== Provided material

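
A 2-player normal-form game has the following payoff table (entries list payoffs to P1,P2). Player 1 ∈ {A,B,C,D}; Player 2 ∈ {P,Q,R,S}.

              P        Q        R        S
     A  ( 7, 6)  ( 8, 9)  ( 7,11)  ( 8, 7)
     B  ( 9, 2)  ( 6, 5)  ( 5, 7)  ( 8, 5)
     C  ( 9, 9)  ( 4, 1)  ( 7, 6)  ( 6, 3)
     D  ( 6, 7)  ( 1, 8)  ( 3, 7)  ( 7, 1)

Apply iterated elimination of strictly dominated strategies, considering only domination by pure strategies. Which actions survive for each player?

Remaining: P1:{A,B,C} P2:{P,R}

P1 drop D (A beats it: P:7>6 Q:8>1 R:7>3 S:8>7)
P2 drop Q (R beats it: A:11>9 B:7>5 C:6>1)
P2 drop S (R beats it: A:11>7 B:7>5 C:6>3)
P1→{A,B,C} P2→{P,R}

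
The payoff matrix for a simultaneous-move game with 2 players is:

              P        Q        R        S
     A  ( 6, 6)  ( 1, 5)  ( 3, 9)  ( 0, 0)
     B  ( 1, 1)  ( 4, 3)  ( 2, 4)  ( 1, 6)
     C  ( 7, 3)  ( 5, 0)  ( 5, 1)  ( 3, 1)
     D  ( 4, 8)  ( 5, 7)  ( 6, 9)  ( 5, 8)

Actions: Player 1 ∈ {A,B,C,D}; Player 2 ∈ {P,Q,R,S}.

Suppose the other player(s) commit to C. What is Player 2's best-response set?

u_2(P vs C) = 3
u_2(Q vs C) = 0
u_2(R vs C) = 1
u_2(S vs C) = 1
max payoff 3 at {P}

P2 best: {P}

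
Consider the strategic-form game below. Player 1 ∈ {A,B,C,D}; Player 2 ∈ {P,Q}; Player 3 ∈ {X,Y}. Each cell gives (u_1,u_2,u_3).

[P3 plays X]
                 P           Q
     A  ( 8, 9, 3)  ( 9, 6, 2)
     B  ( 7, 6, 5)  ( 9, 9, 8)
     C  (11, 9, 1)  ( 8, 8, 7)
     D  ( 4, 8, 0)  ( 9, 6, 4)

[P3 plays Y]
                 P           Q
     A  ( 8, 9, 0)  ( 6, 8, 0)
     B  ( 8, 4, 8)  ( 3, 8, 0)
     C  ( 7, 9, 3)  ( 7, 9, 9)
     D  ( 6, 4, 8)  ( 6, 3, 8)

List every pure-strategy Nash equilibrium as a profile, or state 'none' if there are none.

NE set: (B,Q,X), (C,Q,Y)

(A,P,X): not NE [P1→C gives 11>8]
(A,P,Y): not NE [P3→X gives 3>0]
(A,Q,X): not NE [P2→P gives 9>6]
(A,Q,Y): not NE [P1→C gives 7>6; P2→P gives 9>8; P3→X gives 2>0]
(B,P,X): not NE [P1→C gives 11>7; P2→Q gives 9>6; P3→Y gives 8>5]
(B,P,Y): not NE [P2→Q gives 8>4]
(B,Q,X): NE
(B,Q,Y): not NE [P1→C gives 7>3; P3→X gives 8>0]
(C,P,X): not NE [P3→Y gives 3>1]
(C,P,Y): not NE [P1→B gives 8>7]
(C,Q,X): not NE [P1→D gives 9>8; P2→P gives 9>8; P3→Y gives 9>7]
(C,Q,Y): NE
(D,P,X): not NE [P1→C gives 11>4; P3→Y gives 8>0]
(D,P,Y): not NE [P1→B gives 8>6]
(D,Q,X): not NE [P2→P gives 8>6; P3→Y gives 8>4]
(D,Q,Y): not NE [P1→C gives 7>6; P2→P gives 4>3]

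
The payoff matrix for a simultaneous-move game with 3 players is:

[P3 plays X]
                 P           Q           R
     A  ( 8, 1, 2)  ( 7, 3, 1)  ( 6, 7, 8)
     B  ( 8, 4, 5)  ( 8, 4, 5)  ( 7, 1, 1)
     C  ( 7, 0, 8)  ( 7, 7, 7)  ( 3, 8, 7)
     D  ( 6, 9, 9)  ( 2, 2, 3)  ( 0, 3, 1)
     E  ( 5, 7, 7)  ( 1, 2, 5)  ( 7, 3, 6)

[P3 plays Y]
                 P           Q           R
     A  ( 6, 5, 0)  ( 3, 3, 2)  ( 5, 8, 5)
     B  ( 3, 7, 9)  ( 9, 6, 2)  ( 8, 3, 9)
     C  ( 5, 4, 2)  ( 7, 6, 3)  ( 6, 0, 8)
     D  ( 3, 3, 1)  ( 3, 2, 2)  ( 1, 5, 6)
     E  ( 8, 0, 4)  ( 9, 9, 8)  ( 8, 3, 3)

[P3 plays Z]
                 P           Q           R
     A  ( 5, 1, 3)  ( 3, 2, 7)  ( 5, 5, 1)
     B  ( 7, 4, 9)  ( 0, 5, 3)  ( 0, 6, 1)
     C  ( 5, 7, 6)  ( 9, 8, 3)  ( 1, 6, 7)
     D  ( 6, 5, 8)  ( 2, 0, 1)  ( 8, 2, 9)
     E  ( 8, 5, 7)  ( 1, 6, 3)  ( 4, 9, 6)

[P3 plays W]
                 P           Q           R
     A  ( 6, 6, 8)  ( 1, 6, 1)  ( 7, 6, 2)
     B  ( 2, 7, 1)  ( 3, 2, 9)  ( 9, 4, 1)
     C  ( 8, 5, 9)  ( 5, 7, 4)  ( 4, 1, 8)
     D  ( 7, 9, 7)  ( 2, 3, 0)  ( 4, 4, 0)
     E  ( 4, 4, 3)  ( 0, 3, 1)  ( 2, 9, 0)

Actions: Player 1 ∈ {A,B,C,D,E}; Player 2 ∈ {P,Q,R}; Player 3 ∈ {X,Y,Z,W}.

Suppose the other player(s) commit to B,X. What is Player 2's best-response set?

u_2(P vs B,X) = 4
u_2(Q vs B,X) = 4
u_2(R vs B,X) = 1
max payoff 4 at {P,Q}

P2 best: {P,Q}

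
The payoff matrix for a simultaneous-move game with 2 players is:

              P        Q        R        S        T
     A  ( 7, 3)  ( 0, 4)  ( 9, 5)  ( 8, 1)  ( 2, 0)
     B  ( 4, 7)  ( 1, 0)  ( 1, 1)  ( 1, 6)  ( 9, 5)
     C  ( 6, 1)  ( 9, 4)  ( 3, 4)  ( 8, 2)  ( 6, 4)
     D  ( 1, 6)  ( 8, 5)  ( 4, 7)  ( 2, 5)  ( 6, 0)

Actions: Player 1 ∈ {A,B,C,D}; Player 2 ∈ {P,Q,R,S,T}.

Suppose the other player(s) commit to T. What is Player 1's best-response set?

u_1(A vs T) = 2
u_1(B vs T) = 9
u_1(C vs T) = 6
u_1(D vs T) = 6
max payoff 9 at {B}

argmax u_1 = {B}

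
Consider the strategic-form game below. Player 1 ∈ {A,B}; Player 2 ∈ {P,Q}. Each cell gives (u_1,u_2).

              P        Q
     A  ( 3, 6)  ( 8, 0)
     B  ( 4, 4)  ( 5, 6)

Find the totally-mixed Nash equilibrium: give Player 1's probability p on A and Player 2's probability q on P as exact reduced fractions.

P1 indiff ⇒ q·3+(1-q)·8 = q·4+(1-q)·5 ⇒ q(-1) = (1-q)(-3) ⇒ q = 3/4
P2 indiff ⇒ p·6+(1-p)·4 = p·0+(1-p)·6 ⇒ p(6) = (1-p)(2) ⇒ p = 1/4

P1 mixes 1/4 on A; P2 mixes 3/4 on P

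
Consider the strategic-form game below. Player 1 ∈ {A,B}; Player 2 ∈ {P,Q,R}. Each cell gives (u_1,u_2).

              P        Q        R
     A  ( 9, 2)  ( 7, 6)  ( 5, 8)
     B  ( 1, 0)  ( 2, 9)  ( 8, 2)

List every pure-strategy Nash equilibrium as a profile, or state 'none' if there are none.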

====

▶ [Assignment]: The reply should consist of one number, the count of lines above with the string "cell" in them.

▶ [Exercise output]: 3